(Dataset records)
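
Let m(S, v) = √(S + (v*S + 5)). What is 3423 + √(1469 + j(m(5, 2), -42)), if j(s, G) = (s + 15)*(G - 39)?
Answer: 3423 + √(254 - 162*√5) ≈ 3423.0 + 10.404*I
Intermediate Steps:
m(S, v) = √(5 + S + S*v) (m(S, v) = √(S + (S*v + 5)) = √(S + (5 + S*v)) = √(5 + S + S*v))
j(s, G) = (-39 + G)*(15 + s) (j(s, G) = (15 + s)*(-39 + G) = (-39 + G)*(15 + s))
3423 + √(1469 + j(m(5, 2), -42)) = 3423 + √(1469 + (-585 - 39*√(5 + 5 + 5*2) + 15*(-42) - 42*√(5 + 5 + 5*2))) = 3423 + √(1469 + (-585 - 39*√(5 + 5 + 10) - 630 - 42*√(5 + 5 + 10))) = 3423 + √(1469 + (-585 - 78*√5 - 630 - 84*√5)) = 3423 + √(1469 + (-1215 - 162*√5)) = 3423 + √(254 - 162*√5)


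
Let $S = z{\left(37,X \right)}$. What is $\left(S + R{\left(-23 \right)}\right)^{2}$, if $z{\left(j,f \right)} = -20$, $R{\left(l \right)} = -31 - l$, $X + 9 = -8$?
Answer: $784$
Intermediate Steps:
$X = -17$ ($X = -9 - 8 = -17$)
$S = -20$
$\left(S + R{\left(-23 \right)}\right)^{2} = \left(-20 - 8\right)^{2} = \left(-28\right)^{2} = 784$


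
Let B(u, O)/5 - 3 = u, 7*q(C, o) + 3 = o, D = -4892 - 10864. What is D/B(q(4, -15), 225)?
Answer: -36764/5 ≈ -7352.8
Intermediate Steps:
D = -15756
q(C, o) = -3/7 + o/7
B(u, O) = 15 + 5*u
D/B(q(4, -15), 225) = -15756/(15 + 5*(-3/7 + (⅐)*(-15))) = -15756/(15 + 5*(-3/7 - 15/7)) = -15756/(15 + 5*(-18/7)) = -15756/(15 - 90/7) = -15756/15/7 = -15756*7/15 = -36764/5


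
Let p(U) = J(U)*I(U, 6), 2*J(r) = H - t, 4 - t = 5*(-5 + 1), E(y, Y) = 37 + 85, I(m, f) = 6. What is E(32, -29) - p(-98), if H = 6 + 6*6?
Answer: 68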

Exercise aim: An exact copy of all the records is the expected answer.

Reply to the exercise:
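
Let m(S, v) = √(S + (v*S + 5)). What is 3423 + √(1469 + j(m(5, 2), -42)), if j(s, G) = (s + 15)*(G - 39)?
Answer: 3423 + √(254 - 162*√5) ≈ 3423.0 + 10.404*I
Intermediate Steps:
m(S, v) = √(5 + S + S*v) (m(S, v) = √(S + (S*v + 5)) = √(S + (5 + S*v)) = √(5 + S + S*v))
j(s, G) = (-39 + G)*(15 + s) (j(s, G) = (15 + s)*(-39 + G) = (-39 + G)*(15 + s))
3423 + √(1469 + j(m(5, 2), -42)) = 3423 + √(1469 + (-585 - 39*√(5 + 5 + 5*2) + 15*(-42) - 42*√(5 + 5 + 5*2))) = 3423 + √(1469 + (-585 - 39*√(5 + 5 + 10) - 630 - 42*√(5 + 5 + 10))) = 3423 + √(1469 + (-585 - 78*√5 - 630 - 84*√5)) = 3423 + √(1469 + (-1215 - 162*√5)) = 3423 + √(254 - 162*√5)


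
Let $S = z{\left(37,X \right)}$. What is $\left(S + R{\left(-23 \right)}\right)^{2}$, if $z{\left(j,f \right)} = -20$, $R{\left(l \right)} = -31 - l$, $X + 9 = -8$?
Answer: $784$
Intermediate Steps:
$X = -17$ ($X = -9 - 8 = -17$)
$S = -20$
$\left(S + R{\left(-23 \right)}\right)^{2} = \left(-20 - 8\right)^{2} = \left(-28\right)^{2} = 784$


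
Let B(u, O)/5 - 3 = u, 7*q(C, o) + 3 = o, D = -4892 - 10864. What is D/B(q(4, -15), 225)?
Answer: -36764/5 ≈ -7352.8
Intermediate Steps:
D = -15756
q(C, o) = -3/7 + o/7
B(u, O) = 15 + 5*u
D/B(q(4, -15), 225) = -15756/(15 + 5*(-3/7 + (⅐)*(-15))) = -15756/(15 + 5*(-3/7 - 15/7)) = -15756/(15 + 5*(-18/7)) = -15756/(15 - 90/7) = -15756/15/7 = -15756*7/15 = -36764/5


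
Let p(U) = J(U)*I(U, 6), 2*J(r) = H - t, 4 - t = 5*(-5 + 1), E(y, Y) = 37 + 85, I(m, f) = 6. What is E(32, -29) - p(-98), if H = 6 + 6*6?
Answer: 68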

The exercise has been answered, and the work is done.